* _Aim of the exercise_
Reproduce each line of the data exactly as it is.

* _Saved data entries_
--- START ---
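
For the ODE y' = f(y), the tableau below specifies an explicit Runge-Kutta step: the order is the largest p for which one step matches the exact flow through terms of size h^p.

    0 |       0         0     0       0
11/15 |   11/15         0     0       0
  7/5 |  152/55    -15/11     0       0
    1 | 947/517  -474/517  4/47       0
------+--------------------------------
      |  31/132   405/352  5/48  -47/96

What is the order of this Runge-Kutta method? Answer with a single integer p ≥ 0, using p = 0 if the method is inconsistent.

b = (31/132, 405/352, 5/48, -47/96)
c = (0, 11/15, 7/5, 1)
Ac = (0, 0, -1, -26/47)
Σ b_i: 31/132·1 + 405/352·1 + 5/48·1 + (-47/96)·1 = 1 ✓
b·c: 405/352·11/15 + 5/48·7/5 + (-47/96)·1 = 1/2 ✓
b·c²: 405/352·121/225 + 5/48·49/25 + (-47/96)·1 = 1/3 ✓
b·Ac: 5/48·(-1) + (-47/96)·(-26/47) = 1/6 ✓
b·c³: 405/352·1331/3375 + 5/48·343/125 + (-47/96)·1 = 1/4 ✓
b·(c∘Ac): 5/48·(-7/5) + (-47/96)·(-26/47) = 1/8 ✓
b·Ac²: 5/48·(-11/15) + (-47/96)·(-46/141) = 1/12 ✓
b·A²c: (-47/96)·(-4/47) = 1/24 ✓; 4 stages ⇒ order 4.

4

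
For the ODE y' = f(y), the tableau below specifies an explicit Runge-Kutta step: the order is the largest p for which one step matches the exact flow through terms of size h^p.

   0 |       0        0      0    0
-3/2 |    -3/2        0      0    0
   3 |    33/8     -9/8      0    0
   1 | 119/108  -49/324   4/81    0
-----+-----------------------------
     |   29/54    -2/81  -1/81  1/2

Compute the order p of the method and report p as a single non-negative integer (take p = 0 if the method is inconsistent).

b = (29/54, -2/81, -1/81, 1/2)
c = (0, -3/2, 3, 1)
Ac = (0, 0, 27/16, 3/8)
Σ b_i: 29/54·1 + (-2/81)·1 + (-1/81)·1 + 1/2·1 = 1 ✓
b·c: (-2/81)·(-3/2) + (-1/81)·3 + 1/2·1 = 1/2 ✓
b·c²: (-2/81)·9/4 + (-1/81)·9 + 1/2·1 = 1/3 ✓
b·Ac: (-1/81)·27/16 + 1/2·3/8 = 1/6 ✓
b·c³: (-2/81)·(-27/8) + (-1/81)·27 + 1/2·1 = 1/4 ✓
b·(c∘Ac): (-1/81)·81/16 + 1/2·3/8 = 1/8 ✓
b·Ac²: (-1/81)·(-81/32) + 1/2·5/48 = 1/12 ✓
b·A²c: 1/2·1/12 = 1/24 ✓; 4 stages ⇒ order 4.

4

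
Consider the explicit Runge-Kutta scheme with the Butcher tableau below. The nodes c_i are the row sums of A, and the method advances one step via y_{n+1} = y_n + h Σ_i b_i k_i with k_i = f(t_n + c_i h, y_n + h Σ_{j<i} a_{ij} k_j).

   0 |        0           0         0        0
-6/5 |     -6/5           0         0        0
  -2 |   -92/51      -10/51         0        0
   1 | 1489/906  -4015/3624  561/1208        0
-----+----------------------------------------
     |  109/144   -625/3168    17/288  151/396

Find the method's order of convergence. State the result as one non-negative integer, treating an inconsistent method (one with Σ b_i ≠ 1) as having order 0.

4

b = (109/144, -625/3168, 17/288, 151/396)
c = (0, -6/5, -2, 1)
Ac = (0, 0, 4/17, 121/302)
Σ b_i: 109/144·1 + (-625/3168)·1 + 17/288·1 + 151/396·1 = 1 ✓
b·c: (-625/3168)·(-6/5) + 17/288·(-2) + 151/396·1 = 1/2 ✓
b·c²: (-625/3168)·36/25 + 17/288·4 + 151/396·1 = 1/3 ✓
b·Ac: 17/288·4/17 + 151/396·121/302 = 1/6 ✓
b·c³: (-625/3168)·(-216/125) + 17/288·(-8) + 151/396·1 = 1/4 ✓
b·(c∘Ac): 17/288·(-8/17) + 151/396·121/302 = 1/8 ✓
b·Ac²: 17/288·(-24/85) + 151/396·198/755 = 1/12 ✓
b·A²c: 151/396·33/302 = 1/24 ✓; 4 stages ⇒ order 4.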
--- END ---
* _Answer space_
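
For the ODE y' = f(y), the tableau below specifies an explicit Runge-Kutta step: the order is the largest p for which one step matches the exact flow through terms of size h^p.

    0 |       0         0     0       0
11/15 |   11/15         0     0       0
  7/5 |  152/55    -15/11     0       0
    1 | 947/517  -474/517  4/47       0
------+--------------------------------
      |  31/132   405/352  5/48  -47/96

What is the order of this Runge-Kutta method? Answer with a single integer p ≥ 0, using p = 0 if the method is inconsistent.

b = (31/132, 405/352, 5/48, -47/96)
c = (0, 11/15, 7/5, 1)
Ac = (0, 0, -1, -26/47)
Σ b_i: 31/132·1 + 405/352·1 + 5/48·1 + (-47/96)·1 = 1 ✓
b·c: 405/352·11/15 + 5/48·7/5 + (-47/96)·1 = 1/2 ✓
b·c²: 405/352·121/225 + 5/48·49/25 + (-47/96)·1 = 1/3 ✓
b·Ac: 5/48·(-1) + (-47/96)·(-26/47) = 1/6 ✓
b·c³: 405/352·1331/3375 + 5/48·343/125 + (-47/96)·1 = 1/4 ✓
b·(c∘Ac): 5/48·(-7/5) + (-47/96)·(-26/47) = 1/8 ✓
b·Ac²: 5/48·(-11/15) + (-47/96)·(-46/141) = 1/12 ✓
b·A²c: (-47/96)·(-4/47) = 1/24 ✓; 4 stages ⇒ order 4.

4

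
For the ODE y' = f(y), the tableau below specifies an explicit Runge-Kutta step: the order is the largest p for which one step matches the exact flow through terms of size h^p.

   0 |       0        0      0    0
-3/2 |    -3/2        0      0    0
   3 |    33/8     -9/8      0    0
   1 | 119/108  -49/324   4/81    0
-----+-----------------------------
     |   29/54    -2/81  -1/81  1/2

Compute the order p of the method and report p as a single non-negative integer (take p = 0 if the method is inconsistent).

b = (29/54, -2/81, -1/81, 1/2)
c = (0, -3/2, 3, 1)
Ac = (0, 0, 27/16, 3/8)
Σ b_i: 29/54·1 + (-2/81)·1 + (-1/81)·1 + 1/2·1 = 1 ✓
b·c: (-2/81)·(-3/2) + (-1/81)·3 + 1/2·1 = 1/2 ✓
b·c²: (-2/81)·9/4 + (-1/81)·9 + 1/2·1 = 1/3 ✓
b·Ac: (-1/81)·27/16 + 1/2·3/8 = 1/6 ✓
b·c³: (-2/81)·(-27/8) + (-1/81)·27 + 1/2·1 = 1/4 ✓
b·(c∘Ac): (-1/81)·81/16 + 1/2·3/8 = 1/8 ✓
b·Ac²: (-1/81)·(-81/32) + 1/2·5/48 = 1/12 ✓
b·A²c: 1/2·1/12 = 1/24 ✓; 4 stages ⇒ order 4.

4

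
Consider the explicit Runge-Kutta scheme with the Butcher tableau below. The nodes c_i are the row sums of A, and the method advances one step via y_{n+1} = y_n + h Σ_i b_i k_i with k_i = f(t_n + c_i h, y_n + h Σ_{j<i} a_{ij} k_j).

   0 |        0           0         0        0
-6/5 |     -6/5           0         0        0
  -2 |   -92/51      -10/51         0        0
   1 | 1489/906  -4015/3624  561/1208        0
-----+----------------------------------------
     |  109/144   -625/3168    17/288  151/396

Find the method's order of convergence. State the result as one non-negative integer, treating an inconsistent method (one with Σ b_i ≠ 1) as having order 0.

4

b = (109/144, -625/3168, 17/288, 151/396)
c = (0, -6/5, -2, 1)
Ac = (0, 0, 4/17, 121/302)
Σ b_i: 109/144·1 + (-625/3168)·1 + 17/288·1 + 151/396·1 = 1 ✓
b·c: (-625/3168)·(-6/5) + 17/288·(-2) + 151/396·1 = 1/2 ✓
b·c²: (-625/3168)·36/25 + 17/288·4 + 151/396·1 = 1/3 ✓
b·Ac: 17/288·4/17 + 151/396·121/302 = 1/6 ✓
b·c³: (-625/3168)·(-216/125) + 17/288·(-8) + 151/396·1 = 1/4 ✓
b·(c∘Ac): 17/288·(-8/17) + 151/396·121/302 = 1/8 ✓
b·Ac²: 17/288·(-24/85) + 151/396·198/755 = 1/12 ✓
b·A²c: 151/396·33/302 = 1/24 ✓; 4 stages ⇒ order 4.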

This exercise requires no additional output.